Supplied data below:

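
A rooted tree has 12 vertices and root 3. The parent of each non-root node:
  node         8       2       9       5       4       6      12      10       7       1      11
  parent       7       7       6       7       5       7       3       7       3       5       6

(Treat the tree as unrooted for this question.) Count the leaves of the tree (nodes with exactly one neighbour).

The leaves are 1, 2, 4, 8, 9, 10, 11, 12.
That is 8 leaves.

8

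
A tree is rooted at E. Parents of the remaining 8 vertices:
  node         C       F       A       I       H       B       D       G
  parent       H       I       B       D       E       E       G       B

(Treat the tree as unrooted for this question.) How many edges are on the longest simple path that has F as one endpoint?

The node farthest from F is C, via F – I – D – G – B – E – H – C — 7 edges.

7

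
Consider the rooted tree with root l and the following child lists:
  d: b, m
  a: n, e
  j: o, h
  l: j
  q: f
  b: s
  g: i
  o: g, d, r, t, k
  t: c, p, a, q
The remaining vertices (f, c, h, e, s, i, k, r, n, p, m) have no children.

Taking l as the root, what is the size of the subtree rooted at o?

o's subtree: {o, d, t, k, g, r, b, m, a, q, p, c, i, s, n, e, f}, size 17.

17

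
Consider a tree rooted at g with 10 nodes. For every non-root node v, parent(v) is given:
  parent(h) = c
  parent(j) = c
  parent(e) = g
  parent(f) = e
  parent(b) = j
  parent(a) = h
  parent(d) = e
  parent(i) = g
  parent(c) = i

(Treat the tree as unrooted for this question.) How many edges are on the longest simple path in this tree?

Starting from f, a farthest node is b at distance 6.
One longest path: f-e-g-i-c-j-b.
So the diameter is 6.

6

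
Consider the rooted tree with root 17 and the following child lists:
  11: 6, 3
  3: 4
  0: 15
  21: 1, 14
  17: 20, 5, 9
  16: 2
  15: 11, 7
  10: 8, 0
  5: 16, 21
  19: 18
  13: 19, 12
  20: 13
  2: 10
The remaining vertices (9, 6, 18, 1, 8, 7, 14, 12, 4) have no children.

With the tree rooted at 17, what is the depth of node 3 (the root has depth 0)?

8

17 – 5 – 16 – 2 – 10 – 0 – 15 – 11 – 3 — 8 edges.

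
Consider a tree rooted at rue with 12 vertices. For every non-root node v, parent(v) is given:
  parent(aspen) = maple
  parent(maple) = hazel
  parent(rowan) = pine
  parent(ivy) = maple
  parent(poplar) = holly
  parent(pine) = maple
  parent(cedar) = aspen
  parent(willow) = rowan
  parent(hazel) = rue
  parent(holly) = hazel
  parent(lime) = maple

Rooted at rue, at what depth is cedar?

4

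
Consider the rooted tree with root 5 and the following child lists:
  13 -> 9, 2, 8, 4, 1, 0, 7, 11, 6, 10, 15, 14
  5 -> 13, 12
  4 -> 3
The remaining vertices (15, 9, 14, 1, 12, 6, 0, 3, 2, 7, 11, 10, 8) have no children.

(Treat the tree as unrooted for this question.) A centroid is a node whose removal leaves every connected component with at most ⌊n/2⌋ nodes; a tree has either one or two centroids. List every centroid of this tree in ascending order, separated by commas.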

End of Supplied data.

#### What the task requires
In the material, find each line with the word "Consider" and list it.

#### Solved problem
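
Consider the rooted tree with root l and the following child lists:
Consider a tree rooted at g with 10 nodes. For every non-root node v, parent(v) is given:
Consider the rooted tree with root 17 and the following child lists:
Consider a tree rooted at rue with 12 vertices. For every non-root node v, parent(v) is given:
Consider the rooted tree with root 5 and the following child lists: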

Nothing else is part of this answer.